-- DATA RECORDS follows --
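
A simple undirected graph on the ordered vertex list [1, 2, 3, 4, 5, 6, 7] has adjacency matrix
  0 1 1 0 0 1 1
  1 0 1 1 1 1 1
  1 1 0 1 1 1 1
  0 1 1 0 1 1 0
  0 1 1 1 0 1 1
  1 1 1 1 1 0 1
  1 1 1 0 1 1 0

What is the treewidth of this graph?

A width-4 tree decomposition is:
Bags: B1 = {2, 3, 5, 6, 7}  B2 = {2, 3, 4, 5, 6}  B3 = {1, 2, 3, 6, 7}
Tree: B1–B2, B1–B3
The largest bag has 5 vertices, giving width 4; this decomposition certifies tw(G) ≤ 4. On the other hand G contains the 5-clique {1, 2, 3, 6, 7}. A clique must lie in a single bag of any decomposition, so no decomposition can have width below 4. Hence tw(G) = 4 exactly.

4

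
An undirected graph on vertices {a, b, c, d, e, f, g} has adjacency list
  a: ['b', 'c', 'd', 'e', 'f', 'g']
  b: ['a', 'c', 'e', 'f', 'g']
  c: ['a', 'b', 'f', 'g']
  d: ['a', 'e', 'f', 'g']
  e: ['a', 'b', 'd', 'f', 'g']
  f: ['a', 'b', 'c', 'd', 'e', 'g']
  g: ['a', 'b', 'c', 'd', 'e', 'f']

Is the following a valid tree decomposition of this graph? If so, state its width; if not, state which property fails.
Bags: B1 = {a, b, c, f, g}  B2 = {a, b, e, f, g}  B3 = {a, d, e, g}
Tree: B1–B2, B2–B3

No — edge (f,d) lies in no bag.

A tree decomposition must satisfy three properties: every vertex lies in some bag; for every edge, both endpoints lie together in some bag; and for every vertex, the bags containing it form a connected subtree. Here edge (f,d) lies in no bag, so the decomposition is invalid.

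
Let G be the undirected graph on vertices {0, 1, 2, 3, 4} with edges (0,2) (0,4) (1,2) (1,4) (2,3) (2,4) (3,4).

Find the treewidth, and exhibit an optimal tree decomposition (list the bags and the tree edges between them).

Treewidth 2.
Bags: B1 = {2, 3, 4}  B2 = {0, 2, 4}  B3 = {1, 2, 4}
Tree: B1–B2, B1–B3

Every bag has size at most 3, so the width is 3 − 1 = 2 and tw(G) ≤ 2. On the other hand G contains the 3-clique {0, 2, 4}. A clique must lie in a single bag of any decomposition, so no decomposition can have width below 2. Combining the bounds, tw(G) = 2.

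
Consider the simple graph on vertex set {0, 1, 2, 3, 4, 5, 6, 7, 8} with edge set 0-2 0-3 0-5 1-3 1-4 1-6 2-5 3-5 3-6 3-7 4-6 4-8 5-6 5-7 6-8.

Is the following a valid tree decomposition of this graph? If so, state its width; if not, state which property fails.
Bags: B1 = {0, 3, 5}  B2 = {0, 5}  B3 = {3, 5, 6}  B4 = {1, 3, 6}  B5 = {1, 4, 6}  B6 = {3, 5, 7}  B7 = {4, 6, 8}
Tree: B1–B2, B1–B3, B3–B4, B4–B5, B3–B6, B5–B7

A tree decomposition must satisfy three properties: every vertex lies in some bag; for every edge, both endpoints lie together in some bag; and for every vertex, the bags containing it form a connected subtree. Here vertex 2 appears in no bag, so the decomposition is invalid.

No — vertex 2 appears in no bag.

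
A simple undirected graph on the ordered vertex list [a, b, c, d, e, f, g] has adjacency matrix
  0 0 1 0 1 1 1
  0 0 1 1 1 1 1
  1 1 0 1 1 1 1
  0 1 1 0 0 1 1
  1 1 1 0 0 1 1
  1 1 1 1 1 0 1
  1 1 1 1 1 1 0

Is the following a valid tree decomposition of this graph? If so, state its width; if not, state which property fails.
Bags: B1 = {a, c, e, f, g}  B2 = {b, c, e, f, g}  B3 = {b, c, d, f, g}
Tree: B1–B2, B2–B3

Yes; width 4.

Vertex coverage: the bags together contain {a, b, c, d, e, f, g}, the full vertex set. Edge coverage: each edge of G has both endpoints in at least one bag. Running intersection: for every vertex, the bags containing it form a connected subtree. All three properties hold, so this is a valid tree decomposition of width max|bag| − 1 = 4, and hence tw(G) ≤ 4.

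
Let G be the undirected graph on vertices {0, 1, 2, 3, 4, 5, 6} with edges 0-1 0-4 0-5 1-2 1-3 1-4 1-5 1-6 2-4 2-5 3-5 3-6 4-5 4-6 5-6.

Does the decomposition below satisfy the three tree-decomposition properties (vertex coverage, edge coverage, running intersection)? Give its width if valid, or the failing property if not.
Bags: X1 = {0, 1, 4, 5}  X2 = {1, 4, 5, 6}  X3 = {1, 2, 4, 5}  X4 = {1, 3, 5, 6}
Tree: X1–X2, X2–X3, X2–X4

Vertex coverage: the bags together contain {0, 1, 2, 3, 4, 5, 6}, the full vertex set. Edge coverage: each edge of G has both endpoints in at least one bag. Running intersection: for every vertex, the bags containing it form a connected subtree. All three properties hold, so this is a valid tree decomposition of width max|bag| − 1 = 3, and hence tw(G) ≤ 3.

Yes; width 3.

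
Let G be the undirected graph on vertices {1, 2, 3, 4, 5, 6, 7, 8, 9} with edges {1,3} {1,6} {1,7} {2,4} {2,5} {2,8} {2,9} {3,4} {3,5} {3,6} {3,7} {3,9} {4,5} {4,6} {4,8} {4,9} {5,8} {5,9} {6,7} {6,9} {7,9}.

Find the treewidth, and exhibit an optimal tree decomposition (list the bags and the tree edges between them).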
-- DATA RECORDS concluded --
The required output is every line above from the one with "g] has adjacency matrix" down to the one with "Does the decomposition", restated word for word, ends included.

OUTPUT BELOW>
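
A simple undirected graph on the ordered vertex list [a, b, c, d, e, f, g] has adjacency matrix
  0 0 1 0 1 1 1
  0 0 1 1 1 1 1
  1 1 0 1 1 1 1
  0 1 1 0 0 1 1
  1 1 1 0 0 1 1
  1 1 1 1 1 0 1
  1 1 1 1 1 1 0

Is the following a valid tree decomposition of this graph? If so, state its width; if not, state which property fails.
Bags: B1 = {a, c, e, f, g}  B2 = {b, c, e, f, g}  B3 = {b, c, d, f, g}
Tree: B1–B2, B2–B3

Yes; width 4.

Vertex coverage: the bags together contain {a, b, c, d, e, f, g}, the full vertex set. Edge coverage: each edge of G has both endpoints in at least one bag. Running intersection: for every vertex, the bags containing it form a connected subtree. All three properties hold, so this is a valid tree decomposition of width max|bag| − 1 = 4, and hence tw(G) ≤ 4.

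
Let G be the undirected graph on vertices {0, 1, 2, 3, 4, 5, 6} with edges 0-1 0-4 0-5 1-2 1-3 1-4 1-5 1-6 2-4 2-5 3-5 3-6 4-5 4-6 5-6.

Does the decomposition below satisfy the three tree-decomposition properties (vertex coverage, edge coverage, running intersection)? Give its width if valid, or the failing property if not.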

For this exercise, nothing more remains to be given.